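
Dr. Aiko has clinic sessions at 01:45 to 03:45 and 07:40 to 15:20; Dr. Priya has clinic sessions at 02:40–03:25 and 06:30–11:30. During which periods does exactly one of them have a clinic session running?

01:45–02:40, 03:25–03:45, 06:30–07:40, 11:30–15:20

Only in the first: 01:45–02:40, 03:25–03:45, 11:30–15:20.
Only in the second: 06:30–07:40.
Together these are the periods covered by exactly one.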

......

Aim of the exercise » Copy all the records above exactly, missing none.

Reply »
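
Dr. Aiko has clinic sessions at 01:45 to 03:45 and 07:40 to 15:20; Dr. Priya has clinic sessions at 02:40–03:25 and 06:30–11:30. During which periods does exactly one of them have a clinic session running?

01:45–02:40, 03:25–03:45, 06:30–07:40, 11:30–15:20

Only in the first: 01:45–02:40, 03:25–03:45, 11:30–15:20.
Only in the second: 06:30–07:40.
Together these are the periods covered by exactly one.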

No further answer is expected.